Problem:
Each entry, in full: reproduce it exactly.

Exercise data:
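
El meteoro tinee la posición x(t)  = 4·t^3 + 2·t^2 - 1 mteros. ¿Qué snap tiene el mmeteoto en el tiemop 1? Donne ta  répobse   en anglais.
We must differentiate our position equation x(t) = 4·t^3 + 2·t^2 - 1 4 times. Differentiating position, we get velocity: v(t) = 12·t^2 + 4·t. The derivative of velocity gives acceleration: a(t) = 24·t + 4. Taking d/dt of a(t), we find j(t) = 24. Taking d/dt of j(t), we find s(t) = 0. From the given snap equation s(t) = 0, we substitute t = 1 to get s = 0.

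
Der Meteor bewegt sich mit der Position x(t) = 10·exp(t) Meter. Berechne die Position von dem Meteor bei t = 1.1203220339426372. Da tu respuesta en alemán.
Mit x(t) = 10·exp(t) und Einsetzen von t = 1.1203220339426372, finden wir x = 30.6584134931443.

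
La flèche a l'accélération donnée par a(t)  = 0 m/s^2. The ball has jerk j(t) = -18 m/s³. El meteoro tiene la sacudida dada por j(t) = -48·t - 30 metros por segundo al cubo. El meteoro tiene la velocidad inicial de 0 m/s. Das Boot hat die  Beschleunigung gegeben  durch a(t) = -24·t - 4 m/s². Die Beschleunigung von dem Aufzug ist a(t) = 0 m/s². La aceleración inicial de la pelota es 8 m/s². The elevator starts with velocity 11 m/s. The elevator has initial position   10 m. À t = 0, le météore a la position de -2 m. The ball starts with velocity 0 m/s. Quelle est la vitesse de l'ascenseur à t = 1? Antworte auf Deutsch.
Wir müssen unsere Gleichung für die Beschleunigung a(t) = 0 1-mal integrieren. Das Integral von der Beschleunigung ist die Geschwindigkeit. Mit v(0) = 11 erhalten wir v(t) = 11. Mit v(t) = 11 und Einsetzen von t = 1, finden wir v = 11.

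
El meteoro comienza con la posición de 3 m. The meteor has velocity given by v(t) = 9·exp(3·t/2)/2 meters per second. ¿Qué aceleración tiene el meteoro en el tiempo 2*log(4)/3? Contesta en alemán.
Um dies zu lösen, müssen wir 1 Ableitung unserer Gleichung für die Geschwindigkeit v(t) = 9·exp(3·t/2)/2 nehmen. Die Ableitung von der Geschwindigkeit ergibt die Beschleunigung: a(t) = 27·exp(3·t/2)/4. Aus der Gleichung für die Beschleunigung a(t) = 27·exp(3·t/2)/4, setzen wir t = 2*log(4)/3 ein und erhalten a = 27.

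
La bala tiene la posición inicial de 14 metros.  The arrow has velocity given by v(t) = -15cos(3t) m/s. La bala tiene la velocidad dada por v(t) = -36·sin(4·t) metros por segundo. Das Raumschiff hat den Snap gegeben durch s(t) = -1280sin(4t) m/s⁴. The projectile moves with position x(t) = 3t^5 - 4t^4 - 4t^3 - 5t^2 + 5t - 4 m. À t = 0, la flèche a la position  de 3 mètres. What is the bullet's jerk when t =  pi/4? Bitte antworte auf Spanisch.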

Output of the task:
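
El meteoro tinee la posición x(t)  = 4·t^3 + 2·t^2 - 1 mteros. ¿Qué snap tiene el mmeteoto en el tiemop 1? Donne ta  répobse   en anglais.
We must differentiate our position equation x(t) = 4·t^3 + 2·t^2 - 1 4 times. Differentiating position, we get velocity: v(t) = 12·t^2 + 4·t. The derivative of velocity gives acceleration: a(t) = 24·t + 4. Taking d/dt of a(t), we find j(t) = 24. Taking d/dt of j(t), we find s(t) = 0. From the given snap equation s(t) = 0, we substitute t = 1 to get s = 0.

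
Der Meteor bewegt sich mit der Position x(t) = 10·exp(t) Meter. Berechne die Position von dem Meteor bei t = 1.1203220339426372. Da tu respuesta en alemán.
Mit x(t) = 10·exp(t) und Einsetzen von t = 1.1203220339426372, finden wir x = 30.6584134931443.

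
La flèche a l'accélération donnée par a(t)  = 0 m/s^2. The ball has jerk j(t) = -18 m/s³. El meteoro tiene la sacudida dada por j(t) = -48·t - 30 metros por segundo al cubo. El meteoro tiene la velocidad inicial de 0 m/s. Das Boot hat die  Beschleunigung gegeben  durch a(t) = -24·t - 4 m/s². Die Beschleunigung von dem Aufzug ist a(t) = 0 m/s². La aceleración inicial de la pelota es 8 m/s². The elevator starts with velocity 11 m/s. The elevator has initial position   10 m. À t = 0, le météore a la position de -2 m. The ball starts with velocity 0 m/s. Quelle est la vitesse de l'ascenseur à t = 1? Antworte auf Deutsch.
Wir müssen unsere Gleichung für die Beschleunigung a(t) = 0 1-mal integrieren. Das Integral von der Beschleunigung ist die Geschwindigkeit. Mit v(0) = 11 erhalten wir v(t) = 11. Mit v(t) = 11 und Einsetzen von t = 1, finden wir v = 11.

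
El meteoro comienza con la posición de 3 m. The meteor has velocity given by v(t) = 9·exp(3·t/2)/2 meters per second. ¿Qué aceleración tiene el meteoro en el tiempo 2*log(4)/3? Contesta en alemán.
Um dies zu lösen, müssen wir 1 Ableitung unserer Gleichung für die Geschwindigkeit v(t) = 9·exp(3·t/2)/2 nehmen. Die Ableitung von der Geschwindigkeit ergibt die Beschleunigung: a(t) = 27·exp(3·t/2)/4. Aus der Gleichung für die Beschleunigung a(t) = 27·exp(3·t/2)/4, setzen wir t = 2*log(4)/3 ein und erhalten a = 27.

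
La bala tiene la posición inicial de 14 metros.  The arrow has velocity given by v(t) = -15cos(3t) m/s. La bala tiene la velocidad dada por v(t) = -36·sin(4·t) metros por segundo. Das Raumschiff hat den Snap gegeben durch s(t) = -1280sin(4t) m/s⁴. The projectile moves with position x(t) = 3t^5 - 4t^4 - 4t^3 - 5t^2 + 5t - 4 m. À t = 0, la flèche a la position  de 3 mètres. What is the bullet's jerk when t =  pi/4? Bitte antworte auf Spanisch.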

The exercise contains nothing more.